### Exercise input
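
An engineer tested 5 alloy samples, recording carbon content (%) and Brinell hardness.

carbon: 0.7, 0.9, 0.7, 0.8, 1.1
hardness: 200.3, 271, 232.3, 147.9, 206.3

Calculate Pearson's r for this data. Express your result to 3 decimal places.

0.113

n = 5, Σx = 4.2, Σy = 1057.8, Σx² = 3.64, Σy² = 231958.48, Σxy = 891.97
nΣxy − ΣxΣy = 4459.85 − 4442.76 = 17.09
nΣx² − (Σx)² = 18.2 − 17.64 = 0.56; nΣy² − (Σy)² = 1159792.4 − 1118940.84 = 40851.56
r = 17.09 / √(0.56 × 40851.56) = 17.09 / 151.2510 ≈ 0.113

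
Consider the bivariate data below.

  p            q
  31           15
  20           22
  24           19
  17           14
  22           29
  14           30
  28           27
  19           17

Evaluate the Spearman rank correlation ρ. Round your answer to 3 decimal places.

Rank p: 8, 4, 6, 2, 5, 1, 7, 3
Rank q: 2, 5, 4, 1, 7, 8, 6, 3
d = rank(p) − rank(q): 6, -1, 2, 1, -2, -7, 1, 0; Σd² = 96
ρ = 1 − 6Σd² / [n(n²−1)] = 1 − 6×96 / (8×63) = 1 − 576/504 ≈ -0.143

-0.143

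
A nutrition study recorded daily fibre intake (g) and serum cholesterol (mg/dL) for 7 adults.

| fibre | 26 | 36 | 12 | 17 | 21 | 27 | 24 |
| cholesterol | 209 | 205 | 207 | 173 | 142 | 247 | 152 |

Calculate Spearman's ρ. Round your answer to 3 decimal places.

Rank fibre: 5, 7, 1, 2, 3, 6, 4
Rank cholesterol: 6, 4, 5, 3, 1, 7, 2
d = rank(fibre) − rank(cholesterol): -1, 3, -4, -1, 2, -1, 2; Σd² = 36
ρ = 1 − 6Σd² / [n(n²−1)] = 1 − 6×36 / (7×48) = 1 − 216/336 ≈ 0.357

0.357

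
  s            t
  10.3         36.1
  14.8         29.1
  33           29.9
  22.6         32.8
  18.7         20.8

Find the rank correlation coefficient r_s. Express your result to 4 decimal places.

Rank s: 1, 2, 5, 4, 3
Rank t: 5, 2, 3, 4, 1
d = rank(s) − rank(t): -4, 0, 2, 0, 2; Σd² = 24
ρ = 1 − 6Σd² / [n(n²−1)] = 1 − 6×24 / (5×24) = 1 − 144/120 ≈ -0.2000

-0.2000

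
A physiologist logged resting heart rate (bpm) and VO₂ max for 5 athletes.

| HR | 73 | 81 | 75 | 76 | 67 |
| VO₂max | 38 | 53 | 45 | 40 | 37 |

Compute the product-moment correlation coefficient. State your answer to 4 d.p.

n = 5, Σx = 372, Σy = 213, Σx² = 27780, Σy² = 9247, Σxy = 15961
nΣxy − ΣxΣy = 79805 − 79236 = 569
nΣx² − (Σx)² = 138900 − 138384 = 516; nΣy² − (Σy)² = 46235 − 45369 = 866
r = 569 / √(516 × 866) = 569 / 668.4729 ≈ 0.8512

0.8512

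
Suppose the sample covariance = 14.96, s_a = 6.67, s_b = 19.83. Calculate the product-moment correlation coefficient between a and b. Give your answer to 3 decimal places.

r = Cov(a,b) / (s_a · s_b) = 14.96 / (6.67 × 19.83)
  = 14.96 / 132.2661 ≈ 0.113

0.113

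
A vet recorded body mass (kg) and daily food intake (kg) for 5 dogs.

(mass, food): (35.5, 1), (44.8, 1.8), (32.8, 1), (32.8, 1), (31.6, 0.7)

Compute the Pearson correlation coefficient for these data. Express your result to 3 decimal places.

n = 5, Σx = 177.5, Σy = 5.5, Σx² = 6417.53, Σy² = 6.73, Σxy = 203.86
nΣxy − ΣxΣy = 1019.3 − 976.25 = 43.05
nΣx² − (Σx)² = 32087.65 − 31506.25 = 581.4; nΣy² − (Σy)² = 33.65 − 30.25 = 3.4
r = 43.05 / √(581.4 × 3.4) = 43.05 / 44.4608 ≈ 0.968

0.968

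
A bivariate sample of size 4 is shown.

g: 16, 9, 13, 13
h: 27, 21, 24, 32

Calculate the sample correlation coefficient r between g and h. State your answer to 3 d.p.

0.569

n = 4, Σg = 51, Σh = 104, Σg² = 675, Σh² = 2770, Σgh = 1349
nΣgh − ΣgΣh = 5396 − 5304 = 92
nΣg² − (Σg)² = 2700 − 2601 = 99; nΣh² − (Σh)² = 11080 − 10816 = 264
r = 92 / √(99 × 264) = 92 / 161.6663 ≈ 0.569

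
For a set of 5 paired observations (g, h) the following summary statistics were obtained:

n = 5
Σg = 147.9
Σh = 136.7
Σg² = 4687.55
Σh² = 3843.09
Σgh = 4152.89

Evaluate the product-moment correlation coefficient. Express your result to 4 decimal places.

r = (nΣgh − ΣgΣh) / √[(nΣg² − (Σg)²)(nΣh² − (Σh)²)]
Numerator: 5×4152.89 − 147.9×136.7 = 546.52
Denominator: √[(23437.75 − 21874.41)(19215.45 − 18686.89)] = √[1563.34 × 528.56] = 909.0209
r = 546.52 / 909.0209 ≈ 0.6012

0.6012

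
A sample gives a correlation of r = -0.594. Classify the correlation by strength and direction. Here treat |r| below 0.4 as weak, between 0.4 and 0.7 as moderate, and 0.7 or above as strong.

r = -0.594 < 0 so the relationship is negative.
|r| = 0.594, which falls in the moderate range.

moderate negative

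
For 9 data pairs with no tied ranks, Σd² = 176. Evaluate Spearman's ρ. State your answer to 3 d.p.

ρ = 1 − 6Σd² / [n(n²−1)] = 1 − 6×176 / (9×80)
  = 1 − 1056/720 = 1 − 1.4667 ≈ -0.467

-0.467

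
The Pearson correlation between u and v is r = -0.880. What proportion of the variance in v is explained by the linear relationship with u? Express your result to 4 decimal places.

r² = (-0.880)² = 0.7744

0.7744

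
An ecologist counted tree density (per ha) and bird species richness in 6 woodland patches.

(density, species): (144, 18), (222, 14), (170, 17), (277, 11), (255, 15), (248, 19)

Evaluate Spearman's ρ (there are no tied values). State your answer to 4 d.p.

Rank density: 1, 3, 2, 6, 5, 4
Rank species: 5, 2, 4, 1, 3, 6
d = rank(density) − rank(species): -4, 1, -2, 5, 2, -2; Σd² = 54
ρ = 1 − 6Σd² / [n(n²−1)] = 1 − 6×54 / (6×35) = 1 − 324/210 ≈ -0.5429

-0.5429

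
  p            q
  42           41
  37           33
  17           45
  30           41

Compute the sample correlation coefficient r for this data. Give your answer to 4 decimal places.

n = 4, Σp = 126, Σq = 160, Σp² = 4322, Σq² = 6476, Σpq = 4938
nΣpq − ΣpΣq = 19752 − 20160 = -408
nΣp² − (Σp)² = 17288 − 15876 = 1412; nΣq² − (Σq)² = 25904 − 25600 = 304
r = -408 / √(1412 × 304) = -408 / 655.1702 ≈ -0.6227

-0.6227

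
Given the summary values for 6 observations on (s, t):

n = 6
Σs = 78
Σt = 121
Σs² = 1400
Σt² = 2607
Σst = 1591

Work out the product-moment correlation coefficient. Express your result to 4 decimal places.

0.0709

r = (nΣst − ΣsΣt) / √[(nΣs² − (Σs)²)(nΣt² − (Σt)²)]
Numerator: 6×1591 − 78×121 = 108
Denominator: √[(8400 − 6084)(15642 − 14641)] = √[2316 × 1001] = 1522.6017
r = 108 / 1522.6017 ≈ 0.0709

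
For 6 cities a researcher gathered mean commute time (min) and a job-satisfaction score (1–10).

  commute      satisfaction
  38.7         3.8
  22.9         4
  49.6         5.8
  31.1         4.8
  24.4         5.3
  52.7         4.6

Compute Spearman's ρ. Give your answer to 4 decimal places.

0.1429

Rank commute: 4, 1, 5, 3, 2, 6
Rank satisfaction: 1, 2, 6, 4, 5, 3
d = rank(commute) − rank(satisfaction): 3, -1, -1, -1, -3, 3; Σd² = 30
ρ = 1 − 6Σd² / [n(n²−1)] = 1 − 6×30 / (6×35) = 1 − 180/210 ≈ 0.1429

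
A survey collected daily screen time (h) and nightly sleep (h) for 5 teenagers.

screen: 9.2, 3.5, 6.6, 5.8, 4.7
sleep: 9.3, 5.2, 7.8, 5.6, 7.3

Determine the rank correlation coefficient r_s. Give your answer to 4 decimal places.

0.9000

Rank screen: 5, 1, 4, 3, 2
Rank sleep: 5, 1, 4, 2, 3
d = rank(screen) − rank(sleep): 0, 0, 0, 1, -1; Σd² = 2
ρ = 1 − 6Σd² / [n(n²−1)] = 1 − 6×2 / (5×24) = 1 − 12/120 ≈ 0.9000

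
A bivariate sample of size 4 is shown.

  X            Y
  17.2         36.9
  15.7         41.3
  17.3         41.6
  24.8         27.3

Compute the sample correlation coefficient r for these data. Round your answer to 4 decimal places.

n = 4, ΣX = 75, ΣY = 147.1, ΣX² = 1456.66, ΣY² = 5543.15, ΣXY = 2679.81
nΣXY − ΣXΣY = 10719.24 − 11032.5 = -313.26
nΣX² − (ΣX)² = 5826.64 − 5625 = 201.64; nΣY² − (ΣY)² = 22172.6 − 21638.41 = 534.19
r = -313.26 / √(201.64 × 534.19) = -313.26 / 328.1982 ≈ -0.9545

-0.9545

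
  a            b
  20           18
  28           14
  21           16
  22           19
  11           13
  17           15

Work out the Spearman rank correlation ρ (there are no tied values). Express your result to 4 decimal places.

0.3714

Rank a: 3, 6, 4, 5, 1, 2
Rank b: 5, 2, 4, 6, 1, 3
d = rank(a) − rank(b): -2, 4, 0, -1, 0, -1; Σd² = 22
ρ = 1 − 6Σd² / [n(n²−1)] = 1 − 6×22 / (6×35) = 1 − 132/210 ≈ 0.3714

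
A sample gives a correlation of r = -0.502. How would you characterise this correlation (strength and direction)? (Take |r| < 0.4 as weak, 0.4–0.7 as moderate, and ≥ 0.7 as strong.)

r = -0.502 < 0 so the relationship is negative.
|r| = 0.502, which falls in the moderate range.

moderate negative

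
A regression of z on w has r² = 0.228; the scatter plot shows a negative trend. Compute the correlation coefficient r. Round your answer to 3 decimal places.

-0.477

|r| = √0.228 = 0.477
The association is negative, so r = −0.477.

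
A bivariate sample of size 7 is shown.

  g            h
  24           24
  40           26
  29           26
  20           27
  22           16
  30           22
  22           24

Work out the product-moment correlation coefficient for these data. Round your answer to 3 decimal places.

0.271

n = 7, Σg = 187, Σh = 165, Σg² = 5285, Σh² = 3973, Σgh = 4450
nΣgh − ΣgΣh = 31150 − 30855 = 295
nΣg² − (Σg)² = 36995 − 34969 = 2026; nΣh² − (Σh)² = 27811 − 27225 = 586
r = 295 / √(2026 × 586) = 295 / 1089.6036 ≈ 0.271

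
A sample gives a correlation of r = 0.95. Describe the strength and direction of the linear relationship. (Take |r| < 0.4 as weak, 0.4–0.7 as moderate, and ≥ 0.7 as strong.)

r = 0.95 > 0 so the relationship is positive.
|r| = 0.95, which falls in the strong range.

strong positive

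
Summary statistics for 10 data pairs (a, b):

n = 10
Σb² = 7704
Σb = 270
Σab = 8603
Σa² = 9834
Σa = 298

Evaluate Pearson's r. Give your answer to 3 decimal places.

0.886

r = (nΣab − ΣaΣb) / √[(nΣa² − (Σa)²)(nΣb² − (Σb)²)]
Numerator: 10×8603 − 298×270 = 5570
Denominator: √[(98340 − 88804)(77040 − 72900)] = √[9536 × 4140] = 6283.2348
r = 5570 / 6283.2348 ≈ 0.886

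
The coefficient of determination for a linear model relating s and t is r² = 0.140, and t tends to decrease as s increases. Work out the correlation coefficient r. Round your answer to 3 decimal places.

|r| = √0.140 = 0.374
The association is negative, so r = −0.374.

-0.374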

### Exercise directions
Every line with the word "time" in it should be copied from the listing above.

### Written answer
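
For 6 cities a researcher gathered mean commute time (min) and a job-satisfaction score (1–10).
A survey collected daily screen time (h) and nightly sleep (h) for 5 teenagers.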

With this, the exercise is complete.